··· EXTRACTED ENTRIES

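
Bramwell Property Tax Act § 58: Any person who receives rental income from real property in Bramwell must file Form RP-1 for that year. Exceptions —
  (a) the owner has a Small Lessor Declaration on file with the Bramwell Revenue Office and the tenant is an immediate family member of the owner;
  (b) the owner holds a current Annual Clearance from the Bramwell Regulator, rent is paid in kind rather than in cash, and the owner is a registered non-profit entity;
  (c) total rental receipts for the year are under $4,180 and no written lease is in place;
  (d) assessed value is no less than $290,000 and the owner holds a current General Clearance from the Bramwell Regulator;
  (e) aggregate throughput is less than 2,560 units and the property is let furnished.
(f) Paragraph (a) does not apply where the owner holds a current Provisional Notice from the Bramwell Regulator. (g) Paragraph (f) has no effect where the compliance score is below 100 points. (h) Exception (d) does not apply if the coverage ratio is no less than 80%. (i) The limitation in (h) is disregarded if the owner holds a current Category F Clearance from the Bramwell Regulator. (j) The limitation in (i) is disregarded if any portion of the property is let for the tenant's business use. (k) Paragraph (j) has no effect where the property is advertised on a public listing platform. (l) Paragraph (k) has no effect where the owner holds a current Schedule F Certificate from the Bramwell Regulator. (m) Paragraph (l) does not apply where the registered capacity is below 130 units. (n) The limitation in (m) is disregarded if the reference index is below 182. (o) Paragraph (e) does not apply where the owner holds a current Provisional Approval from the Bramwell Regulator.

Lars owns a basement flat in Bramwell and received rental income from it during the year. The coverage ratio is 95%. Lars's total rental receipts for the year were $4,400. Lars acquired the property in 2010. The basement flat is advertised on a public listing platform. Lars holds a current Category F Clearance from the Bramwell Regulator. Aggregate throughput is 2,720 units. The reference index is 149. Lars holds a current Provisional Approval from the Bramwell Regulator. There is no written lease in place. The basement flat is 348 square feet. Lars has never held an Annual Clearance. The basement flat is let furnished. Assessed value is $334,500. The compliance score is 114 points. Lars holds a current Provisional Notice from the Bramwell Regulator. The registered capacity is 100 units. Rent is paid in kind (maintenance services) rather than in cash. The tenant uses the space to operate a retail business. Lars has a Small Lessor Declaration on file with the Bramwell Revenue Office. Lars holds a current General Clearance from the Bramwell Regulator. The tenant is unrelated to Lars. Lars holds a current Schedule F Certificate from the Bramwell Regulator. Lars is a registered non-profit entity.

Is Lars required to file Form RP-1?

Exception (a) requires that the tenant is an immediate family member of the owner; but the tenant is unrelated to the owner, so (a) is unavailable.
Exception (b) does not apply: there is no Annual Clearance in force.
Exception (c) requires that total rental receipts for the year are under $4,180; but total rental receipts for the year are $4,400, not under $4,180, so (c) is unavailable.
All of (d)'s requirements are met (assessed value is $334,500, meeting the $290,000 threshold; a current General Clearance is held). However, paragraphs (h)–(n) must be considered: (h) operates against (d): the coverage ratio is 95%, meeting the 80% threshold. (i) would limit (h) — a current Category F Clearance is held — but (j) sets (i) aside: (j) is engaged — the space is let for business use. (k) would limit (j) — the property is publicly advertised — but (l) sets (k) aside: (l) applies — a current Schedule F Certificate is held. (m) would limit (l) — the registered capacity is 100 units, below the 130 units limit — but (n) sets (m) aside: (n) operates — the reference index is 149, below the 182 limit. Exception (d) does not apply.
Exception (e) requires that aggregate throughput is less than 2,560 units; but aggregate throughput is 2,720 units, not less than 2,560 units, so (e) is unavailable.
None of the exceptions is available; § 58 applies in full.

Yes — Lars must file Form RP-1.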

······
··· EXTRACTED ENTRIES

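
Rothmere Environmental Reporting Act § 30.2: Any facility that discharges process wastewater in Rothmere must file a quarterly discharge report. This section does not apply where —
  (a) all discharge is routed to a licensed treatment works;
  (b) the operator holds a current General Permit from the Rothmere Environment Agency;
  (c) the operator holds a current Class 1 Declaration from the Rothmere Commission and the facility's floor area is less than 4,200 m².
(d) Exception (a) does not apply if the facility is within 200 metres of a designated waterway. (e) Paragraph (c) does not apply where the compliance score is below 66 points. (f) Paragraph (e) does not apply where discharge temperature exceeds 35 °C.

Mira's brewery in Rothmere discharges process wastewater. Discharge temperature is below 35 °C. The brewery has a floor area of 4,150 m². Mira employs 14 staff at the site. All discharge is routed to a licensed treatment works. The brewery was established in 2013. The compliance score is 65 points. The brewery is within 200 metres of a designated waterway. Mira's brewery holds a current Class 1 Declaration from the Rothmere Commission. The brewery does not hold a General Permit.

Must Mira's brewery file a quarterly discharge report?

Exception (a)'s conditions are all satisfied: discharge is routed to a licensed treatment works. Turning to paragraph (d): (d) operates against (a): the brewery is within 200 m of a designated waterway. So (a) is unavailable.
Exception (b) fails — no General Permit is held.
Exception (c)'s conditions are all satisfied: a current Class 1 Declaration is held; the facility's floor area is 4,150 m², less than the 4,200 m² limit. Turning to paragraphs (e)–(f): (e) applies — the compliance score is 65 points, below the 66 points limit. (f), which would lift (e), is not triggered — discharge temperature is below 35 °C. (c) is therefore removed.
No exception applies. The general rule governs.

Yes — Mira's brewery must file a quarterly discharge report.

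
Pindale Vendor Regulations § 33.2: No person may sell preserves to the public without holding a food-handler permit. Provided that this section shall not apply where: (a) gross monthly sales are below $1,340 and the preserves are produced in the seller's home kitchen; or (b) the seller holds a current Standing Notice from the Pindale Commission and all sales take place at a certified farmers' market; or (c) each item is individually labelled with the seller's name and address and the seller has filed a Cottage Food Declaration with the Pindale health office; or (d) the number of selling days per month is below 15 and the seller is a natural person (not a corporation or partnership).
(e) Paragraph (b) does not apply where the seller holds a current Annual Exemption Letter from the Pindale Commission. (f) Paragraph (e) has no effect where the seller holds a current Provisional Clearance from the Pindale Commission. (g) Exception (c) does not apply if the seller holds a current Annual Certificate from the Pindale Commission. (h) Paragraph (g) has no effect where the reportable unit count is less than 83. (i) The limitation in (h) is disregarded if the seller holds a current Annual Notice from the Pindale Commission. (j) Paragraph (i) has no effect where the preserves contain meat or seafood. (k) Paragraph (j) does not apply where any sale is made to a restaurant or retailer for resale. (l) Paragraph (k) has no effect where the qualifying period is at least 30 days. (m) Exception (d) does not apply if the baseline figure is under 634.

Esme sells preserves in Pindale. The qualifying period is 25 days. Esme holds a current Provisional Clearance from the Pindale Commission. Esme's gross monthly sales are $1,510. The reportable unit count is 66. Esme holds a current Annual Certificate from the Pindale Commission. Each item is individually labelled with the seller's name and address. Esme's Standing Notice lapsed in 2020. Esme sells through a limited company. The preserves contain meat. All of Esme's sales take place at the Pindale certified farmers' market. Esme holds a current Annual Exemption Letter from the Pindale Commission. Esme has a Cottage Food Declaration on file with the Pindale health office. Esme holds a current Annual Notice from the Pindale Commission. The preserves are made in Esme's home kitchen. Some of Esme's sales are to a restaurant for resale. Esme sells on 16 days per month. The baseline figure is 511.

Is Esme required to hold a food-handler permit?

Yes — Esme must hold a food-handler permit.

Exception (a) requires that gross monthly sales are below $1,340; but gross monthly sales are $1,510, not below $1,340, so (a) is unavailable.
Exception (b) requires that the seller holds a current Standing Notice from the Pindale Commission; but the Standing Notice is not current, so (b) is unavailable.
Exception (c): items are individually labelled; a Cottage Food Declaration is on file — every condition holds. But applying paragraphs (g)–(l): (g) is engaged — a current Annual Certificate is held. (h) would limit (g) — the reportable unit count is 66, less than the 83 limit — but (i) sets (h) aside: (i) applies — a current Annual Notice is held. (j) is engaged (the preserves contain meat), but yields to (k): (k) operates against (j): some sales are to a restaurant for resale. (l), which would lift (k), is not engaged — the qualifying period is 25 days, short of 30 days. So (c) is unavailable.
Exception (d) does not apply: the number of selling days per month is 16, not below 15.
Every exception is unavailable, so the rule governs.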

······

**WORK INSTRUCTIONS**
Within the material above, transcribe exactly the lines that run from the line holding "Bramwell Property Tax" through the line holding "(c) total rental".

**WRITTEN RESPONSE**
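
Bramwell Property Tax Act § 58: Any person who receives rental income from real property in Bramwell must file Form RP-1 for that year. Exceptions —
  (a) the owner has a Small Lessor Declaration on file with the Bramwell Revenue Office and the tenant is an immediate family member of the owner;
  (b) the owner holds a current Annual Clearance from the Bramwell Regulator, rent is paid in kind rather than in cash, and the owner is a registered non-profit entity;
  (c) total rental receipts for the year are under $4,180 and no written lease is in place;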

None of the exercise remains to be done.